What is the number of lines in the entries below that include the word "crop"? Provide the number only.

Collected data:
_ _ _ _

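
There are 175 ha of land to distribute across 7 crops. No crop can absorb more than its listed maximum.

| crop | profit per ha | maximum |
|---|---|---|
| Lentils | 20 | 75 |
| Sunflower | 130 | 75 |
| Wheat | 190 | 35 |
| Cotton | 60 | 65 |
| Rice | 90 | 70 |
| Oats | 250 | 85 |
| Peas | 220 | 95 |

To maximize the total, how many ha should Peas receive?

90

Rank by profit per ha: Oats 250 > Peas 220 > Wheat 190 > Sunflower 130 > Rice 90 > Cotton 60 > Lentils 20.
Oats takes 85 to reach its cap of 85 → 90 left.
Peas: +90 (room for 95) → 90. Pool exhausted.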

_ _ _ _

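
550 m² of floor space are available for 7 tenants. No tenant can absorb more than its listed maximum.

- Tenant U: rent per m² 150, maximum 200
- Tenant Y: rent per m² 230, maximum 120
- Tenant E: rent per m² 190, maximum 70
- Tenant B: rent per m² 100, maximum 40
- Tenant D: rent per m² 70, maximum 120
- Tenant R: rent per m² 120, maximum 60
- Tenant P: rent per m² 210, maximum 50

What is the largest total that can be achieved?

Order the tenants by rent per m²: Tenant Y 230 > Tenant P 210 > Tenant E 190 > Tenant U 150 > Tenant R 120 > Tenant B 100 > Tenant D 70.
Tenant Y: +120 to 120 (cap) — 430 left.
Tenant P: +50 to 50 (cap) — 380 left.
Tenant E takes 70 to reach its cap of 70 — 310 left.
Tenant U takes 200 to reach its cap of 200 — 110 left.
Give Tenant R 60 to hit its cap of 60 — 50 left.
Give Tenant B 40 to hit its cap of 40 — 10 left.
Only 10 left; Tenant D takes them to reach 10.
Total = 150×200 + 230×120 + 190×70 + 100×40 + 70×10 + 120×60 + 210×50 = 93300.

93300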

_ _ _ _

Written response
2